AIM OF THE EXERCISE> What you give back must match the data character for character.

(Data extracted from a collection)
▬▬▬▬▬▬

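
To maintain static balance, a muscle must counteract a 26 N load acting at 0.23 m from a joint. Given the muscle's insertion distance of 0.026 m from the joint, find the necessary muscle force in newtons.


F_muscle = W * d_load / d_muscle
F_muscle = 26 * 0.23 / 0.026
Numerator = 5.9800
F_muscle = 230.0000


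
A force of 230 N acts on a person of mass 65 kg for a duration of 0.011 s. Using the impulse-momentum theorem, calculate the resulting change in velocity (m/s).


J = F * dt = 230 * 0.011 = 2.5300 N*s
delta_v = J / m
delta_v = 2.5300 / 65
delta_v = 0.0389


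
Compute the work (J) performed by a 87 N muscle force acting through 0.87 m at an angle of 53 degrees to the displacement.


W = F * d * cos(theta)
theta = 53 deg = 0.9250 rad
cos(theta) = 0.6018
W = 87 * 0.87 * 0.6018
W = 45.5514


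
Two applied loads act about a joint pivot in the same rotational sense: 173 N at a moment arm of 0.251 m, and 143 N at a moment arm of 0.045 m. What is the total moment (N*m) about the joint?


M = F1 * d1 + F2 * d2
M = 173 * 0.251 + 143 * 0.045
M = 43.4230 + 6.4350
M = 49.8580


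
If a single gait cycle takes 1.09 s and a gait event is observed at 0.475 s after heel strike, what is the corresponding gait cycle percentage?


pct = (event_time / cycle_time) * 100
pct = (0.475 / 1.09) * 100
ratio = 0.4358
pct = 43.5780


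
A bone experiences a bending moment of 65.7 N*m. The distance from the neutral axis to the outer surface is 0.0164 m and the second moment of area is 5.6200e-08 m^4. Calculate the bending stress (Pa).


sigma = M * c / I
sigma = 65.7 * 0.0164 / 5.6200e-08
M * c = 1.0775
sigma = 1.9172e+07


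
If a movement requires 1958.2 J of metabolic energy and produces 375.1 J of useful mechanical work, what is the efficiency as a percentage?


eta = (W_mech / E_meta) * 100
eta = (375.1 / 1958.2) * 100
ratio = 0.1916
eta = 19.1553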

▬▬▬▬▬▬

OUTPUT FOR THIS TASK>
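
To maintain static balance, a muscle must counteract a 26 N load acting at 0.23 m from a joint. Given the muscle's insertion distance of 0.026 m from the joint, find the necessary muscle force in newtons.


F_muscle = W * d_load / d_muscle
F_muscle = 26 * 0.23 / 0.026
Numerator = 5.9800
F_muscle = 230.0000


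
A force of 230 N acts on a person of mass 65 kg for a duration of 0.011 s. Using the impulse-momentum theorem, calculate the resulting change in velocity (m/s).


J = F * dt = 230 * 0.011 = 2.5300 N*s
delta_v = J / m
delta_v = 2.5300 / 65
delta_v = 0.0389


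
Compute the work (J) performed by a 87 N muscle force acting through 0.87 m at an angle of 53 degrees to the displacement.


W = F * d * cos(theta)
theta = 53 deg = 0.9250 rad
cos(theta) = 0.6018
W = 87 * 0.87 * 0.6018
W = 45.5514


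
Two applied loads act about a joint pivot in the same rotational sense: 173 N at a moment arm of 0.251 m, and 143 N at a moment arm of 0.045 m. What is the total moment (N*m) about the joint?


M = F1 * d1 + F2 * d2
M = 173 * 0.251 + 143 * 0.045
M = 43.4230 + 6.4350
M = 49.8580


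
If a single gait cycle takes 1.09 s and a gait event is observed at 0.475 s after heel strike, what is the corresponding gait cycle percentage?


pct = (event_time / cycle_time) * 100
pct = (0.475 / 1.09) * 100
ratio = 0.4358
pct = 43.5780


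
A bone experiences a bending moment of 65.7 N*m. The distance from the neutral axis to the outer surface is 0.0164 m and the second moment of area is 5.6200e-08 m^4. Calculate the bending stress (Pa).


sigma = M * c / I
sigma = 65.7 * 0.0164 / 5.6200e-08
M * c = 1.0775
sigma = 1.9172e+07


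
If a movement requires 1958.2 J of metabolic energy and produces 375.1 J of useful mechanical work, what is the efficiency as a percentage?


eta = (W_mech / E_meta) * 100
eta = (375.1 / 1958.2) * 100
ratio = 0.1916
eta = 19.1553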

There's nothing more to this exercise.